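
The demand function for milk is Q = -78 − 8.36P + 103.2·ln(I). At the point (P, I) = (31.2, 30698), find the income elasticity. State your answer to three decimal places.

At P = 31.2, I = 30698: Q = 727.426.
Holding P constant, ∂Q/∂I = 103.2/I = 0.00336178.
η_I = (∂Q/∂I)·(I/Q) = 0.00336178 × (30698/727.426) = 0.142.

0.142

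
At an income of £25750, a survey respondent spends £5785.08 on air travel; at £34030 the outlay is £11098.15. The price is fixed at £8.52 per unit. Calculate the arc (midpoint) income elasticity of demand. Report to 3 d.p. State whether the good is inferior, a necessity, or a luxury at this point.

With a constant price, Q₁ = 5785.08/8.52 = 679.000 and Q₂ = 11098.15/8.52 = 1302.600 (equivalently, work directly with expenditure since P cancels).
Midpoint %ΔQ = (11098.15 − 5785.08)/8441.62 = 0.62939; midpoint %ΔI = (34030 − 25750)/29890 = 0.27702.
η = 0.62939 / 0.27702 = 2.272.
η > 1 ⇒ luxury.

2.272 (luxury)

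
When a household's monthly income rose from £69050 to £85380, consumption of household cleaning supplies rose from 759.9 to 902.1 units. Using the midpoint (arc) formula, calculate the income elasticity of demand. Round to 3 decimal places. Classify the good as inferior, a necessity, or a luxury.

ΔQ = 902.1 − 759.9 = 142.2; midpoint Q̄ = (759.9 + 902.1)/2 = 831.
ΔI = 85380 − 69050 = 16330; midpoint Ī = (69050 + 85380)/2 = 77215.
η = (ΔQ/Q̄) ÷ (ΔI/Ī) = (142.2/831) ÷ (16330/77215) = 0.809.
0 < η < 1 ⇒ necessity.

0.809 (necessity)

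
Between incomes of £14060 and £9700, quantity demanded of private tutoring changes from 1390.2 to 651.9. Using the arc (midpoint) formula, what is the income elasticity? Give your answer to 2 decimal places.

1.97

ΔQ = 651.9 − 1390.2 = -738.3; midpoint Q̄ = (1390.2 + 651.9)/2 = 1021.05.
ΔI = 9700 − 14060 = -4360; midpoint Ī = (14060 + 9700)/2 = 11880.
η = (ΔQ/Q̄) ÷ (ΔI/Ī) = (-738.3/1021.05) ÷ (-4360/11880) = 1.97.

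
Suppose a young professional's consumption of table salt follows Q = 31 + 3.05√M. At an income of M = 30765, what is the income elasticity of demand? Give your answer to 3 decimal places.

At M = 30765: Q = 565.969.
dQ/dM = 3.05/(2√M) = 0.00869444 at this income.
η = (dQ/dM)·(M/Q) = 0.00869444 × (30765/565.969) = 0.473.

0.473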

────────────────────

§ **Directions for this task**
The answer is the full set of records, printed exactly as given.

§ **Written reply**
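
The demand function for milk is Q = -78 − 8.36P + 103.2·ln(I). At the point (P, I) = (31.2, 30698), find the income elasticity. State your answer to three decimal places.

At P = 31.2, I = 30698: Q = 727.426.
Holding P constant, ∂Q/∂I = 103.2/I = 0.00336178.
η_I = (∂Q/∂I)·(I/Q) = 0.00336178 × (30698/727.426) = 0.142.

0.142

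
At an income of £25750, a survey respondent spends £5785.08 on air travel; at £34030 the outlay is £11098.15. The price is fixed at £8.52 per unit. Calculate the arc (midpoint) income elasticity of demand. Report to 3 d.p. State whether the good is inferior, a necessity, or a luxury at this point.

With a constant price, Q₁ = 5785.08/8.52 = 679.000 and Q₂ = 11098.15/8.52 = 1302.600 (equivalently, work directly with expenditure since P cancels).
Midpoint %ΔQ = (11098.15 − 5785.08)/8441.62 = 0.62939; midpoint %ΔI = (34030 − 25750)/29890 = 0.27702.
η = 0.62939 / 0.27702 = 2.272.
η > 1 ⇒ luxury.

2.272 (luxury)

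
When a household's monthly income rose from £69050 to £85380, consumption of household cleaning supplies rose from 759.9 to 902.1 units. Using the midpoint (arc) formula, calculate the income elasticity of demand. Round to 3 decimal places. Classify the good as inferior, a necessity, or a luxury.

ΔQ = 902.1 − 759.9 = 142.2; midpoint Q̄ = (759.9 + 902.1)/2 = 831.
ΔI = 85380 − 69050 = 16330; midpoint Ī = (69050 + 85380)/2 = 77215.
η = (ΔQ/Q̄) ÷ (ΔI/Ī) = (142.2/831) ÷ (16330/77215) = 0.809.
0 < η < 1 ⇒ necessity.

0.809 (necessity)

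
Between incomes of £14060 and £9700, quantity demanded of private tutoring changes from 1390.2 to 651.9. Using the arc (midpoint) formula, what is the income elasticity? Give your answer to 2 decimal places.

1.97

ΔQ = 651.9 − 1390.2 = -738.3; midpoint Q̄ = (1390.2 + 651.9)/2 = 1021.05.
ΔI = 9700 − 14060 = -4360; midpoint Ī = (14060 + 9700)/2 = 11880.
η = (ΔQ/Q̄) ÷ (ΔI/Ī) = (-738.3/1021.05) ÷ (-4360/11880) = 1.97.

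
Suppose a young professional's consumption of table salt follows Q = 31 + 3.05√M. At an income of M = 30765, what is the income elasticity of demand? Give your answer to 3 decimal places.

At M = 30765: Q = 565.969.
dQ/dM = 3.05/(2√M) = 0.00869444 at this income.
η = (dQ/dM)·(M/Q) = 0.00869444 × (30765/565.969) = 0.473.

0.473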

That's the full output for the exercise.